[Task item] Could you copy every record below exactly as it stands?

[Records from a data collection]

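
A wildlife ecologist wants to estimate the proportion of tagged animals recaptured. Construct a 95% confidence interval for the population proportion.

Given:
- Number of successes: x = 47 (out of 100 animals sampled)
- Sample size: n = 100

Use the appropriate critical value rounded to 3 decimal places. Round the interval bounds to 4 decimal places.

Sample proportion: p̂ = 47/100 = 0.470000

Check conditions for normal approximation:
  np̂ = 47 ≥ 10 ✓
  n(1-p̂) = 53 ≥ 10 ✓

The sample is large enough, so use a z-interval (normal approximation) for the proportion.

For 95% confidence, z* = 1.96 (from standard normal table)

Standard error: SE = √(p̂(1-p̂)/n) = √(0.470000×0.530000/100) = 0.04990992

Margin of error: E = z* × SE = 1.96 × 0.04990992 = 0.097823

Z-interval: p̂ ± E = 0.470000 ± 0.097823 = (0.372177, 0.567823)

Rounded to 4 decimal places:

(0.3722, 0.5678)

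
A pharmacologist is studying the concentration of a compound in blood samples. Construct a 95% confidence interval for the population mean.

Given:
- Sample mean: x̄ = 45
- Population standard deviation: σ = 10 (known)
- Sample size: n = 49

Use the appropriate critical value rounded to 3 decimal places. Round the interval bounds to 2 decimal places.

The population standard deviation σ is known, so use a z-interval (standard normal critical value).

For 95% confidence, z* = 1.96 (from standard normal table)

Standard error: SE = σ/√n = 10/√49 = 1.428571

Margin of error: E = z* × SE = 1.96 × 1.428571 = 2.8000

Z-interval: x̄ ± E = 45 ± 2.8000 = (42.2000, 47.8000)

Rounded to 2 decimal places:

(42.20, 47.80)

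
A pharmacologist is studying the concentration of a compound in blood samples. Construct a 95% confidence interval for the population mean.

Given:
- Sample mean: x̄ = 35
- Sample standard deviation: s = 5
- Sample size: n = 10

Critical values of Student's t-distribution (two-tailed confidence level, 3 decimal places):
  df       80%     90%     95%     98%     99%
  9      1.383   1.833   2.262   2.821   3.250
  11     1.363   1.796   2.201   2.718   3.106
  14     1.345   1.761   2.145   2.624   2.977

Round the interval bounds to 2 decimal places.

The population standard deviation σ is unknown (only the sample standard deviation s is given), so use a t-interval with df = n - 1 = 10 - 1 = 9.

For 95% confidence with df = 9, t* = 2.262 (from t-table)

Standard error: SE = s/√n = 5/√10 = 1.581139

Margin of error: E = t* × SE = 2.262 × 1.581139 = 3.5765

T-interval: x̄ ± E = 35 ± 3.5765 = (31.4235, 38.5765)

Rounded to 2 decimal places:

(31.42, 38.58)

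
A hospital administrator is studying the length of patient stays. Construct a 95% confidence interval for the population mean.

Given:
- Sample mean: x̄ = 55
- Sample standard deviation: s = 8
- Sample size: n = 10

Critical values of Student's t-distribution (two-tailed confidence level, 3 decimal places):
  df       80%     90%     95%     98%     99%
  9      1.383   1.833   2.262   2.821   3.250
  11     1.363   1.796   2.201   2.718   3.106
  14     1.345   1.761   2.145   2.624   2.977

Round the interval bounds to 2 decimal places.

The population standard deviation σ is unknown (only the sample standard deviation s is given), so use a t-interval with df = n - 1 = 10 - 1 = 9.

For 95% confidence with df = 9, t* = 2.262 (from t-table)

Standard error: SE = s/√n = 8/√10 = 2.529822

Margin of error: E = t* × SE = 2.262 × 2.529822 = 5.7225

T-interval: x̄ ± E = 55 ± 5.7225 = (49.2775, 60.7225)

Rounded to 2 decimal places:

(49.28, 60.72)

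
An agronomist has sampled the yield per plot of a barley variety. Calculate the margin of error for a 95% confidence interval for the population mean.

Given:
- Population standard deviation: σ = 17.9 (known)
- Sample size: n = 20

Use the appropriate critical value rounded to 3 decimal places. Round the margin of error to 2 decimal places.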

[Answer section]
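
A wildlife ecologist wants to estimate the proportion of tagged animals recaptured. Construct a 95% confidence interval for the population proportion.

Given:
- Number of successes: x = 47 (out of 100 animals sampled)
- Sample size: n = 100

Use the appropriate critical value rounded to 3 decimal places. Round the interval bounds to 4 decimal places.

Sample proportion: p̂ = 47/100 = 0.470000

Check conditions for normal approximation:
  np̂ = 47 ≥ 10 ✓
  n(1-p̂) = 53 ≥ 10 ✓

The sample is large enough, so use a z-interval (normal approximation) for the proportion.

For 95% confidence, z* = 1.96 (from standard normal table)

Standard error: SE = √(p̂(1-p̂)/n) = √(0.470000×0.530000/100) = 0.04990992

Margin of error: E = z* × SE = 1.96 × 0.04990992 = 0.097823

Z-interval: p̂ ± E = 0.470000 ± 0.097823 = (0.372177, 0.567823)

Rounded to 4 decimal places:

(0.3722, 0.5678)

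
A pharmacologist is studying the concentration of a compound in blood samples. Construct a 95% confidence interval for the population mean.

Given:
- Sample mean: x̄ = 45
- Population standard deviation: σ = 10 (known)
- Sample size: n = 49

Use the appropriate critical value rounded to 3 decimal places. Round the interval bounds to 2 decimal places.

The population standard deviation σ is known, so use a z-interval (standard normal critical value).

For 95% confidence, z* = 1.96 (from standard normal table)

Standard error: SE = σ/√n = 10/√49 = 1.428571

Margin of error: E = z* × SE = 1.96 × 1.428571 = 2.8000

Z-interval: x̄ ± E = 45 ± 2.8000 = (42.2000, 47.8000)

Rounded to 2 decimal places:

(42.20, 47.80)

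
A pharmacologist is studying the concentration of a compound in blood samples. Construct a 95% confidence interval for the population mean.

Given:
- Sample mean: x̄ = 35
- Sample standard deviation: s = 5
- Sample size: n = 10

Critical values of Student's t-distribution (two-tailed confidence level, 3 decimal places):
  df       80%     90%     95%     98%     99%
  9      1.383   1.833   2.262   2.821   3.250
  11     1.363   1.796   2.201   2.718   3.106
  14     1.345   1.761   2.145   2.624   2.977

Round the interval bounds to 2 decimal places.

The population standard deviation σ is unknown (only the sample standard deviation s is given), so use a t-interval with df = n - 1 = 10 - 1 = 9.

For 95% confidence with df = 9, t* = 2.262 (from t-table)

Standard error: SE = s/√n = 5/√10 = 1.581139

Margin of error: E = t* × SE = 2.262 × 1.581139 = 3.5765

T-interval: x̄ ± E = 35 ± 3.5765 = (31.4235, 38.5765)

Rounded to 2 decimal places:

(31.42, 38.58)

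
A hospital administrator is studying the length of patient stays. Construct a 95% confidence interval for the population mean.

Given:
- Sample mean: x̄ = 55
- Sample standard deviation: s = 8
- Sample size: n = 10

Critical values of Student's t-distribution (two-tailed confidence level, 3 decimal places):
  df       80%     90%     95%     98%     99%
  9      1.383   1.833   2.262   2.821   3.250
  11     1.363   1.796   2.201   2.718   3.106
  14     1.345   1.761   2.145   2.624   2.977

Round the interval bounds to 2 decimal places.

The population standard deviation σ is unknown (only the sample standard deviation s is given), so use a t-interval with df = n - 1 = 10 - 1 = 9.

For 95% confidence with df = 9, t* = 2.262 (from t-table)

Standard error: SE = s/√n = 8/√10 = 2.529822

Margin of error: E = t* × SE = 2.262 × 2.529822 = 5.7225

T-interval: x̄ ± E = 55 ± 5.7225 = (49.2775, 60.7225)

Rounded to 2 decimal places:

(49.28, 60.72)

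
An agronomist has sampled the yield per plot of a barley variety. Calculate the margin of error for a 95% confidence interval for the population mean.

Given:
- Population standard deviation: σ = 17.9 (known)
- Sample size: n = 20

Use the appropriate critical value rounded to 3 decimal places. Round the margin of error to 2 decimal places.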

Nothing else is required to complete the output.